Data supplied section start

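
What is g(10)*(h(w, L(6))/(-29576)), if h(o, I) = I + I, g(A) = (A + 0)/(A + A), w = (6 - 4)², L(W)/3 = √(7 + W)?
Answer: -3*√13/29576 ≈ -0.00036572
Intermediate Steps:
L(W) = 3*√(7 + W)
w = 4 (w = 2² = 4)
g(A) = ½ (g(A) = A/((2*A)) = A*(1/(2*A)) = ½)
h(o, I) = 2*I
g(10)*(h(w, L(6))/(-29576)) = ((2*(3*√(7 + 6)))/(-29576))/2 = ((2*(3*√13))*(-1/29576))/2 = ((6*√13)*(-1/29576))/2 = (-3*√13/14788)/2 = -3*√13/29576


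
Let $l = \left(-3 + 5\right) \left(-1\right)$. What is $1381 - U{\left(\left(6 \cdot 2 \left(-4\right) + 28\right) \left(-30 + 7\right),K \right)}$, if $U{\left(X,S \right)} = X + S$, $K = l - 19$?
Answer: $942$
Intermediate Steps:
$l = -2$ ($l = 2 \left(-1\right) = -2$)
$K = -21$ ($K = -2 - 19 = -21$)
$U{\left(X,S \right)} = S + X$
$1381 - U{\left(\left(6 \cdot 2 \left(-4\right) + 28\right) \left(-30 + 7\right),K \right)} = 1381 - \left(-21 + \left(6 \cdot 2 \left(-4\right) + 28\right) \left(-30 + 7\right)\right) = 1381 - \left(-21 + \left(12 \left(-4\right) + 28\right) \left(-23\right)\right) = 1381 - \left(-21 + \left(-48 + 28\right) \left(-23\right)\right) = 1381 - \left(-21 - -460\right) = 1381 - \left(-21 + 460\right) = 1381 - 439 = 942$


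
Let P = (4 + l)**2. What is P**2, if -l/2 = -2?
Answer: 4096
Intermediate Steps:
l = 4 (l = -2*(-2) = 4)
P = 64 (P = (4 + 4)**2 = 8**2 = 64)
P**2 = 64**2 = 4096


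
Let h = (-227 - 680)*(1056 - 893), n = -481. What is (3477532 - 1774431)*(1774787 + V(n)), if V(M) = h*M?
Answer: 124132744041108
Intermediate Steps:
h = -147841 (h = -907*163 = -147841)
V(M) = -147841*M
(3477532 - 1774431)*(1774787 + V(n)) = (3477532 - 1774431)*(1774787 - 147841*(-481)) = 1703101*(1774787 + 71111521) = 1703101*72886308 = 124132744041108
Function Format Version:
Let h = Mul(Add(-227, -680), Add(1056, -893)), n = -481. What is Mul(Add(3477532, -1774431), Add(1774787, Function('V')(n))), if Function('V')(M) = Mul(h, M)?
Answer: 124132744041108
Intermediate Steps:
h = -147841 (h = Mul(-907, 163) = -147841)
Function('V')(M) = Mul(-147841, M)
Mul(Add(3477532, -1774431), Add(1774787, Function('V')(n))) = Mul(Add(3477532, -1774431), Add(1774787, Mul(-147841, -481))) = Mul(1703101, Add(1774787, 71111521)) = Mul(1703101, 72886308) = 124132744041108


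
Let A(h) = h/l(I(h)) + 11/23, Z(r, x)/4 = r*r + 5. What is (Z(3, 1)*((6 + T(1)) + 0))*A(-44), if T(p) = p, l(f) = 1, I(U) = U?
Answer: -392392/23 ≈ -17061.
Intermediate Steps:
Z(r, x) = 20 + 4*r² (Z(r, x) = 4*(r*r + 5) = 4*(r² + 5) = 4*(5 + r²) = 20 + 4*r²)
A(h) = 11/23 + h (A(h) = h/1 + 11/23 = h*1 + 11*(1/23) = h + 11/23 = 11/23 + h)
(Z(3, 1)*((6 + T(1)) + 0))*A(-44) = ((20 + 4*3²)*((6 + 1) + 0))*(11/23 - 44) = ((20 + 4*9)*(7 + 0))*(-1001/23) = ((20 + 36)*7)*(-1001/23) = (56*7)*(-1001/23) = 392*(-1001/23) = -392392/23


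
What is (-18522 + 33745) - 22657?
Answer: -7434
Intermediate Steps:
(-18522 + 33745) - 22657 = 15223 - 22657 = -7434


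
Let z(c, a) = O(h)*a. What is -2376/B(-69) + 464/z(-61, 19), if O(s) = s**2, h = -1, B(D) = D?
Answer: 25720/437 ≈ 58.856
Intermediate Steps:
z(c, a) = a (z(c, a) = (-1)**2*a = 1*a = a)
-2376/B(-69) + 464/z(-61, 19) = -2376/(-69) + 464/19 = -2376*(-1/69) + 464*(1/19) = 792/23 + 464/19 = 25720/437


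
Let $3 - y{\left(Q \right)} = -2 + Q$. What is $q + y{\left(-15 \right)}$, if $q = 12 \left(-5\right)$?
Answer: $-40$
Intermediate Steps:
$q = -60$
$y{\left(Q \right)} = 5 - Q$ ($y{\left(Q \right)} = 3 - \left(-2 + Q\right) = 5 - Q$)
$q + y{\left(-15 \right)} = -60 + \left(5 - -15\right) = -60 + \left(5 + 15\right) = -60 + 20 = -40$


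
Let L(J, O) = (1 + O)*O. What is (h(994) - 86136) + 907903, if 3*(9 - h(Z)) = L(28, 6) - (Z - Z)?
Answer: 821762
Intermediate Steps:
L(J, O) = O*(1 + O)
h(Z) = -5 (h(Z) = 9 - (6*(1 + 6) - (Z - Z))/3 = 9 - (6*7 - 1*0)/3 = 9 - (42 + 0)/3 = 9 - ⅓*42 = 9 - 14 = -5)
(h(994) - 86136) + 907903 = (-5 - 86136) + 907903 = -86141 + 907903 = 821762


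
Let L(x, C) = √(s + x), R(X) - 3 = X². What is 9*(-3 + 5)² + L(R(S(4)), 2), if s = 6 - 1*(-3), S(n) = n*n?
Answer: 36 + 2*√67 ≈ 52.371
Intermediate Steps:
S(n) = n²
s = 9 (s = 6 + 3 = 9)
R(X) = 3 + X²
L(x, C) = √(9 + x)
9*(-3 + 5)² + L(R(S(4)), 2) = 9*(-3 + 5)² + √(9 + (3 + (4²)²)) = 9*2² + √(9 + (3 + 16²)) = 9*4 + √(9 + (3 + 256)) = 36 + √(9 + 259) = 36 + √268 = 36 + 2*√67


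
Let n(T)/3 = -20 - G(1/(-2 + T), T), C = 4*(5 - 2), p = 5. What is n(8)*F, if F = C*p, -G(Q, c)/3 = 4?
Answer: -1440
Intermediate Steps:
G(Q, c) = -12 (G(Q, c) = -3*4 = -12)
C = 12 (C = 4*3 = 12)
n(T) = -24 (n(T) = 3*(-20 - 1*(-12)) = 3*(-20 + 12) = 3*(-8) = -24)
F = 60 (F = 12*5 = 60)
n(8)*F = -24*60 = -1440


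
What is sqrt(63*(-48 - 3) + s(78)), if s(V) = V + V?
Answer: I*sqrt(3057) ≈ 55.29*I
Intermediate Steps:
s(V) = 2*V
sqrt(63*(-48 - 3) + s(78)) = sqrt(63*(-48 - 3) + 2*78) = sqrt(63*(-51) + 156) = sqrt(-3213 + 156) = sqrt(-3057) = I*sqrt(3057)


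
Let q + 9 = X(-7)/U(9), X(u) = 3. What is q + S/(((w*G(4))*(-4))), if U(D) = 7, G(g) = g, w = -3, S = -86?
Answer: -1741/168 ≈ -10.363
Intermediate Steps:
q = -60/7 (q = -9 + 3/7 = -60/7 ≈ -8.5714)
q + S/(((w*G(4))*(-4))) = -60/7 - 86/(-3*4*(-4)) = -60/7 - 86/(-12*(-4)) = -60/7 - 86/48 = -60/7 + (1/48)*(-86) = -60/7 - 43/24 = -1741/168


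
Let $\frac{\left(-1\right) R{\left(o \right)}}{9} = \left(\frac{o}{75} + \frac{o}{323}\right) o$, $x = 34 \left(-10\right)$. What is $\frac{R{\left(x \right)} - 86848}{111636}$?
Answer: $- \frac{493720}{530271} \approx -0.93107$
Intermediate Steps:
$x = -340$
$R{\left(o \right)} = - \frac{1194 o^{2}}{8075}$ ($R{\left(o \right)} = - 9 \left(\frac{o}{75} + \frac{o}{323}\right) o = - 9 \frac{398 o}{24225} o = - 9 \frac{398 o^{2}}{24225} = - \frac{1194 o^{2}}{8075}$)
$\frac{R{\left(x \right)} - 86848}{111636} = \frac{- \frac{1194 \left(-340\right)^{2}}{8075} - 86848}{111636} = \left(\left(- \frac{1194}{8075}\right) 115600 - 86848\right) \frac{1}{111636} = \left(- \frac{324768}{19} - 86848\right) \frac{1}{111636} = \left(- \frac{1974880}{19}\right) \frac{1}{111636} = - \frac{493720}{530271}$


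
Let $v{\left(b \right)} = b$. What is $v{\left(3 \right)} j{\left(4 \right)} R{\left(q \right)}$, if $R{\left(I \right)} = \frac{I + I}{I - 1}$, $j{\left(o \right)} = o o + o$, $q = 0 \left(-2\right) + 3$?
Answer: $180$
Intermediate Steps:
$q = 3$ ($q = 0 + 3 = 3$)
$j{\left(o \right)} = o + o^{2}$ ($j{\left(o \right)} = o^{2} + o = o + o^{2}$)
$R{\left(I \right)} = \frac{2 I}{-1 + I}$
$v{\left(3 \right)} j{\left(4 \right)} R{\left(q \right)} = 3 \cdot 4 \left(1 + 4\right) 2 \cdot 3 \frac{1}{-1 + 3} = 3 \cdot 4 \cdot 5 \cdot 2 \cdot 3 \cdot \frac{1}{2} = 3 \cdot 20 \cdot 2 \cdot 3 \cdot \frac{1}{2} = 60 \cdot 3 = 180$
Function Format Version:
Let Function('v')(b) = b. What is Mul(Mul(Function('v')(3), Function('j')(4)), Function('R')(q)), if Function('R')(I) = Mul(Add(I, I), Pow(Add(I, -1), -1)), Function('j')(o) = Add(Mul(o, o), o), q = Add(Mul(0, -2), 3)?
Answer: 180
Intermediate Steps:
q = 3 (q = Add(0, 3) = 3)
Function('j')(o) = Add(o, Pow(o, 2)) (Function('j')(o) = Add(Pow(o, 2), o) = Add(o, Pow(o, 2)))
Function('R')(I) = Mul(2, I, Pow(Add(-1, I), -1)) (Function('R')(I) = Mul(Mul(2, I), Pow(Add(-1, I), -1)) = Mul(2, I, Pow(Add(-1, I), -1)))
Mul(Mul(Function('v')(3), Function('j')(4)), Function('R')(q)) = Mul(Mul(3, Mul(4, Add(1, 4))), Mul(2, 3, Pow(Add(-1, 3), -1))) = Mul(Mul(3, Mul(4, 5)), Mul(2, 3, Pow(2, -1))) = Mul(Mul(3, 20), Mul(2, 3, Rational(1, 2))) = Mul(60, 3) = 180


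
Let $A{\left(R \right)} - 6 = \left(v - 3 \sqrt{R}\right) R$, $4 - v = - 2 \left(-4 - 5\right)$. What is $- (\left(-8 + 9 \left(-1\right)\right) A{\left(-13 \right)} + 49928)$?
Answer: $-46732 + 663 i \sqrt{13} \approx -46732.0 + 2390.5 i$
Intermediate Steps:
$v = -14$ ($v = 4 - - 2 \left(-4 - 5\right) = 4 - \left(-2\right) \left(-9\right) = 4 - 18 = -14$)
$A{\left(R \right)} = 6 + R \left(-14 - 3 \sqrt{R}\right)$ ($A{\left(R \right)} = 6 + \left(-14 - 3 \sqrt{R}\right) R = 6 + R \left(-14 - 3 \sqrt{R}\right)$)
$- (\left(-8 + 9 \left(-1\right)\right) A{\left(-13 \right)} + 49928) = - (\left(-8 + 9 \left(-1\right)\right) \left(6 - -182 - 3 \left(-13\right)^{\frac{3}{2}}\right) + 49928) = - (\left(-8 - 9\right) \left(6 + 182 - 3 \left(- 13 i \sqrt{13}\right)\right) + 49928) = - (- 17 \left(6 + 182 + 39 i \sqrt{13}\right) + 49928) = - (- 17 \left(188 + 39 i \sqrt{13}\right) + 49928) = - (\left(-3196 - 663 i \sqrt{13}\right) + 49928) = - (46732 - 663 i \sqrt{13}) = -46732 + 663 i \sqrt{13}$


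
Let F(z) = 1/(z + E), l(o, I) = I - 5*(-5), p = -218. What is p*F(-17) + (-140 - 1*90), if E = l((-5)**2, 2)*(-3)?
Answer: -11161/49 ≈ -227.78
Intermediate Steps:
l(o, I) = 25 + I (l(o, I) = I + 25 = 25 + I)
E = -81 (E = (25 + 2)*(-3) = 27*(-3) = -81)
F(z) = 1/(-81 + z) (F(z) = 1/(z - 81) = 1/(-81 + z))
p*F(-17) + (-140 - 1*90) = -218/(-81 - 17) + (-140 - 1*90) = -218/(-98) + (-140 - 90) = -218*(-1/98) - 230 = 109/49 - 230 = -11161/49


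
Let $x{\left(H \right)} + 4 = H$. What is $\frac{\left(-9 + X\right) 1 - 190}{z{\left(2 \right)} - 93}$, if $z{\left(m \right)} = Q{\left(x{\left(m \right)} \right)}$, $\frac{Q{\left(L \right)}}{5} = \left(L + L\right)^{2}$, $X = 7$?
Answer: $\frac{192}{13} \approx 14.769$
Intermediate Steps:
$x{\left(H \right)} = -4 + H$
$Q{\left(L \right)} = 20 L^{2}$ ($Q{\left(L \right)} = 5 \left(L + L\right)^{2} = 5 \left(2 L\right)^{2} = 5 \cdot 4 L^{2} = 20 L^{2}$)
$z{\left(m \right)} = 20 \left(-4 + m\right)^{2}$
$\frac{\left(-9 + X\right) 1 - 190}{z{\left(2 \right)} - 93} = \frac{\left(-9 + 7\right) 1 - 190}{20 \left(-4 + 2\right)^{2} - 93} = \frac{\left(-2\right) 1 - 190}{20 \left(-2\right)^{2} - 93} = \frac{-2 - 190}{20 \cdot 4 - 93} = - \frac{192}{80 - 93} = - \frac{192}{-13} = \left(-192\right) \left(- \frac{1}{13}\right) = \frac{192}{13}$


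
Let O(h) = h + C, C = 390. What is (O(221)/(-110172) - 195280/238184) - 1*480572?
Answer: -1576351412716655/3280150956 ≈ -4.8057e+5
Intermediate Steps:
O(h) = 390 + h (O(h) = h + 390 = 390 + h)
(O(221)/(-110172) - 195280/238184) - 1*480572 = ((390 + 221)/(-110172) - 195280/238184) - 1*480572 = (611*(-1/110172) - 195280*1/238184) - 480572 = (-611/110172 - 24410/29773) - 480572 = -2707489823/3280150956 - 480572 = -1576351412716655/3280150956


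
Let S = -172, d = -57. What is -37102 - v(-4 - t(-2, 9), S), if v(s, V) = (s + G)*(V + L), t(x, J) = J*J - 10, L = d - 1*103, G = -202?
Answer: -129066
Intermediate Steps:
L = -160 (L = -57 - 1*103 = -57 - 103 = -160)
t(x, J) = -10 + J² (t(x, J) = J² - 10 = -10 + J²)
v(s, V) = (-202 + s)*(-160 + V) (v(s, V) = (s - 202)*(V - 160) = (-202 + s)*(-160 + V))
-37102 - v(-4 - t(-2, 9), S) = -37102 - (32320 - 202*(-172) - 160*(-4 - (-10 + 9²)) - 172*(-4 - (-10 + 9²))) = -37102 - (32320 + 34744 - 160*(-4 - (-10 + 81)) - 172*(-4 - (-10 + 81))) = -37102 - (32320 + 34744 - 160*(-4 - 1*71) - 172*(-4 - 1*71)) = -37102 - (32320 + 34744 - 160*(-4 - 71) - 172*(-4 - 71)) = -37102 - (32320 + 34744 - 160*(-75) - 172*(-75)) = -37102 - (32320 + 34744 + 12000 + 12900) = -37102 - 1*91964 = -37102 - 91964 = -129066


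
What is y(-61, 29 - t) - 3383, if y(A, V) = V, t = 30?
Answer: -3384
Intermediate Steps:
y(-61, 29 - t) - 3383 = (29 - 1*30) - 3383 = (29 - 30) - 3383 = -1 - 3383 = -3384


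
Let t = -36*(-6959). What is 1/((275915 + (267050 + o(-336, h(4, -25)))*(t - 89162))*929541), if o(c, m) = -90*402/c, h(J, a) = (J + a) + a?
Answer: 14/561007018812779925 ≈ 2.4955e-17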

Data supplied section end

**Assigned task:**
Output the first line of the entries above and every line after it, exactly as written, ending with the line that contains "Answer: 4096".

**Response for this exercise:**
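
What is g(10)*(h(w, L(6))/(-29576)), if h(o, I) = I + I, g(A) = (A + 0)/(A + A), w = (6 - 4)², L(W)/3 = √(7 + W)?
Answer: -3*√13/29576 ≈ -0.00036572
Intermediate Steps:
L(W) = 3*√(7 + W)
w = 4 (w = 2² = 4)
g(A) = ½ (g(A) = A/((2*A)) = A*(1/(2*A)) = ½)
h(o, I) = 2*I
g(10)*(h(w, L(6))/(-29576)) = ((2*(3*√(7 + 6)))/(-29576))/2 = ((2*(3*√13))*(-1/29576))/2 = ((6*√13)*(-1/29576))/2 = (-3*√13/14788)/2 = -3*√13/29576


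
Let $l = \left(-3 + 5\right) \left(-1\right)$. What is $1381 - U{\left(\left(6 \cdot 2 \left(-4\right) + 28\right) \left(-30 + 7\right),K \right)}$, if $U{\left(X,S \right)} = X + S$, $K = l - 19$?
Answer: $942$
Intermediate Steps:
$l = -2$ ($l = 2 \left(-1\right) = -2$)
$K = -21$ ($K = -2 - 19 = -21$)
$U{\left(X,S \right)} = S + X$
$1381 - U{\left(\left(6 \cdot 2 \left(-4\right) + 28\right) \left(-30 + 7\right),K \right)} = 1381 - \left(-21 + \left(6 \cdot 2 \left(-4\right) + 28\right) \left(-30 + 7\right)\right) = 1381 - \left(-21 + \left(12 \left(-4\right) + 28\right) \left(-23\right)\right) = 1381 - \left(-21 + \left(-48 + 28\right) \left(-23\right)\right) = 1381 - \left(-21 - -460\right) = 1381 - \left(-21 + 460\right) = 1381 - 439 = 942$


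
Let P = (4 + l)**2. What is P**2, if -l/2 = -2?
Answer: 4096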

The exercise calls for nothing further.